• _PROMPT_
In the entries below, find the line with "G3 <- G1 ∨ G2" and the line with "On input in0=0, in1=0, in2=1". Return those two lines and all lines between them, exactly.

• _STUDY MATERIAL_
^^^^^^^^^^^^^^^^
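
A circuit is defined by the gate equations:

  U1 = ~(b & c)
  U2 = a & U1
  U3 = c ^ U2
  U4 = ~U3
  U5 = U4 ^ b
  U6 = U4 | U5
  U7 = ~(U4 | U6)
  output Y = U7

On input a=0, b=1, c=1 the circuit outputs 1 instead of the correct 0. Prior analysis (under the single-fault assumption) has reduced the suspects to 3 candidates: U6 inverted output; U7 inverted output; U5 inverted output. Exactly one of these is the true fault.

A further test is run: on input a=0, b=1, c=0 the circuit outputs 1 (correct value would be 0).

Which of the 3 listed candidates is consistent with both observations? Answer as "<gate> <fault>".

U7 inverted output

Evaluate each candidate on input a=0, b=1, c=0:
  U6 inverted output: U1=1, U2=0, U3=0, U4=1, U5=0, U6=0 [inverted output], U7=0 → 0 — eliminated
  U7 inverted output: U1=1, U2=0, U3=0, U4=1, U5=0, U6=1, U7=1 [inverted output] → 1 — matches
  U5 inverted output: U1=1, U2=0, U3=0, U4=1, U5=1 [inverted output], U6=1, U7=0 → 0 — eliminated
Only U7 inverted output reproduces the observed 1.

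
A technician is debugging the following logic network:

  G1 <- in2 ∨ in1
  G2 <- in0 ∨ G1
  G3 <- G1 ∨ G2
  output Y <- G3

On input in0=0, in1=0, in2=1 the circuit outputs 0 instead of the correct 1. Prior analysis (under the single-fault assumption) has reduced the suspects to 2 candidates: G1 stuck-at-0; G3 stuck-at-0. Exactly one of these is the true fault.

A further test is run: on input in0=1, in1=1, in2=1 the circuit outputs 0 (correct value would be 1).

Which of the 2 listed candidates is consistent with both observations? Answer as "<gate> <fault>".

Evaluate each candidate on input in0=1, in1=1, in2=1:
  G1 stuck-at-0: G1=0 [stuck-at-0], G2=1, G3=1 → 1 — eliminated
  G3 stuck-at-0: G1=1, G2=1, G3=0 [stuck-at-0] → 0 — matches
Only G3 stuck-at-0 reproduces the observed 0.

G3 stuck-at-0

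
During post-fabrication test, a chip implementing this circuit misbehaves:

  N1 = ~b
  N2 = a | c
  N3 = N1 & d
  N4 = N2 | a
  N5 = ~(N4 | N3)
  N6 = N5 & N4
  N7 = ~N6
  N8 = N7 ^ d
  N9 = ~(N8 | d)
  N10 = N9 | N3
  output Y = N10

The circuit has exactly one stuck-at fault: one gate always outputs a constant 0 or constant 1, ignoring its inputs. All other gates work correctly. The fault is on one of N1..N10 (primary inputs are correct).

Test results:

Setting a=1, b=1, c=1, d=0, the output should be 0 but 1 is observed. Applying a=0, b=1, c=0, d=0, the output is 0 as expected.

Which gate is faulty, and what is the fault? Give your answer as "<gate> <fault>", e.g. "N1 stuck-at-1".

N5 stuck-at-1

Fault-free values for test 1 (a=1, b=1, c=1, d=0): N1=0, N2=1, N3=0, N4=1, N5=0, N6=0, N7=1, N8=1, N9=0, N10=0, giving Y=0. Observed 1.
Test 1: faults giving observed 1 are {N3 stuck-at-1, N5 stuck-at-1, N6 stuck-at-1, N7 stuck-at-0, N8 stuck-at-0, N9 stuck-at-1, N10 stuck-at-1}.
Test 2 (a=0, b=1, c=0, d=0): fault-free N1=0, N2=0, N3=0, N4=0, N5=1, N6=0, N7=1, N8=1, N9=0, N10=0 → 0; observed 0. Eliminates N3 stuck-at-1, N6 stuck-at-1, N7 stuck-at-0, N8 stuck-at-0, N9 stuck-at-1, N10 stuck-at-1.
Only N5 stuck-at-1 is consistent with every test.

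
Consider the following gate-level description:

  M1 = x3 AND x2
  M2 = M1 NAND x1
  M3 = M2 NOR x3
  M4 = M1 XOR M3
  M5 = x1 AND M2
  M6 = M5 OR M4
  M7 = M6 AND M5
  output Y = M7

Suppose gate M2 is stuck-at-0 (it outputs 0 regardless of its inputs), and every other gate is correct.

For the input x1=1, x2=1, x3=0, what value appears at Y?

Propagate with M2 forced: M1=0, M2=0 [stuck-at-0], M3=1, M4=1, M5=0, M6=1, M7=0.
So Y = 0. (Without the fault it would be 1.)

0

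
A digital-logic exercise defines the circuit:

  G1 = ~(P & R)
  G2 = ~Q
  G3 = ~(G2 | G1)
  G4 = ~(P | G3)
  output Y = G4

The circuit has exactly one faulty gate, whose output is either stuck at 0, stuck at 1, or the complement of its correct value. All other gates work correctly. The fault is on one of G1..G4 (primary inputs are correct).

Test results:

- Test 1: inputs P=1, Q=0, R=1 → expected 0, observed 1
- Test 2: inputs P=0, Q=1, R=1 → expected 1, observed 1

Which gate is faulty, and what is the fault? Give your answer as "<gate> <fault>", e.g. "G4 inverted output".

Fault-free values for test 1 (P=1, Q=0, R=1): G1=0, G2=1, G3=0, G4=0, giving Y=0. Observed 1.
Test 1: faults giving observed 1 are {G4 stuck-at-1, G4 inverted output}.
Test 2 (P=0, Q=1, R=1): fault-free G1=1, G2=0, G3=0, G4=1 → 1; observed 1. Eliminates G4 inverted output.
Only G4 stuck-at-1 is consistent with every test.

G4 stuck-at-1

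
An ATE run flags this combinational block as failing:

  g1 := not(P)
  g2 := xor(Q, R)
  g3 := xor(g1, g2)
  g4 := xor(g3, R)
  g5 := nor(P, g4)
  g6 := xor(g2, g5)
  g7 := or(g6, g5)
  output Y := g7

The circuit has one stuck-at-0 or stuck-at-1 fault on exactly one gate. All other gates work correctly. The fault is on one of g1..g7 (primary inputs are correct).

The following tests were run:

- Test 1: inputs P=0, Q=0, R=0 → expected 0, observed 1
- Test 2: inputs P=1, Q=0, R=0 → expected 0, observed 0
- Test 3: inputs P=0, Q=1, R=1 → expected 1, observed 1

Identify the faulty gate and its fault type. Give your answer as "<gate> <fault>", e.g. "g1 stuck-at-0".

g4 stuck-at-0

Fault-free values for test 1 (P=0, Q=0, R=0): g1=1, g2=0, g3=1, g4=1, g5=0, g6=0, g7=0, giving Y=0. Observed 1.
Test 1: faults giving observed 1 are {g1 stuck-at-0, g2 stuck-at-1, g3 stuck-at-0, g4 stuck-at-0, g5 stuck-at-1, g6 stuck-at-1, g7 stuck-at-1}.
Test 2 (P=1, Q=0, R=0): fault-free g1=0, g2=0, g3=0, g4=0, g5=0, g6=0, g7=0 → 0; observed 0. Eliminates g2 stuck-at-1, g5 stuck-at-1, g6 stuck-at-1, g7 stuck-at-1.
Test 3 (P=0, Q=1, R=1): fault-free g1=1, g2=0, g3=1, g4=0, g5=1, g6=1, g7=1 → 1; observed 1. Eliminates g1 stuck-at-0, g3 stuck-at-0.
Only g4 stuck-at-0 is consistent with every test.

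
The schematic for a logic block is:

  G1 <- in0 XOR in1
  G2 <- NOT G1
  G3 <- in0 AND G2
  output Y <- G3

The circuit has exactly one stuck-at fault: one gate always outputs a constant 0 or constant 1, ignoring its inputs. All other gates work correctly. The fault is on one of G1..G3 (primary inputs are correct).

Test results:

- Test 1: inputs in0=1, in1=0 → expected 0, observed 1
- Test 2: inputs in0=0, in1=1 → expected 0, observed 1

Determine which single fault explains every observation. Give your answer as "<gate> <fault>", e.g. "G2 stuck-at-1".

Fault-free values for test 1 (in0=1, in1=0): G1=1, G2=0, G3=0, giving Y=0. Observed 1.
Test 1: faults giving observed 1 are {G1 stuck-at-0, G2 stuck-at-1, G3 stuck-at-1}.
Test 2 (in0=0, in1=1): fault-free G1=1, G2=0, G3=0 → 0; observed 1. Eliminates G1 stuck-at-0, G2 stuck-at-1.
Only G3 stuck-at-1 is consistent with every test.

G3 stuck-at-1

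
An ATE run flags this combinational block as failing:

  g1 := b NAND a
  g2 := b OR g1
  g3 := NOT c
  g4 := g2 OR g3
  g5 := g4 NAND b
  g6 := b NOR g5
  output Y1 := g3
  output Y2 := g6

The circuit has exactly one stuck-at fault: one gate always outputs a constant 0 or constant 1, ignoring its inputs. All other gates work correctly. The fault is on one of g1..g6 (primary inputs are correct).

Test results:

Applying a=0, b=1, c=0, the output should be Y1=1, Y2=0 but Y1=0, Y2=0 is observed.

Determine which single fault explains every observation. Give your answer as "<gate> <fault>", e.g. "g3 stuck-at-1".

g3 stuck-at-0

Fault-free values for test 1 (a=0, b=1, c=0): g1=1, g2=1, g3=1, g4=1, g5=0, g6=0, giving Y1=1, Y2=0. Observed Y1=0, Y2=0.
Test 1: faults giving observed Y1=0, Y2=0 are {g3 stuck-at-0}.
Only g3 stuck-at-0 is consistent with every test.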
^^^^^^^^^^^^^^^^
• _ANSWER TO THE PROBLEM_
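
  G3 <- G1 ∨ G2
  output Y <- G3

On input in0=0, in1=0, in2=1 the circuit outputs 0 instead of the correct 1. Prior analysis (under the single-fault assumption) has reduced the suspects to 2 candidates: G1 stuck-at-0; G3 stuck-at-0. Exactly one of these is the true fault.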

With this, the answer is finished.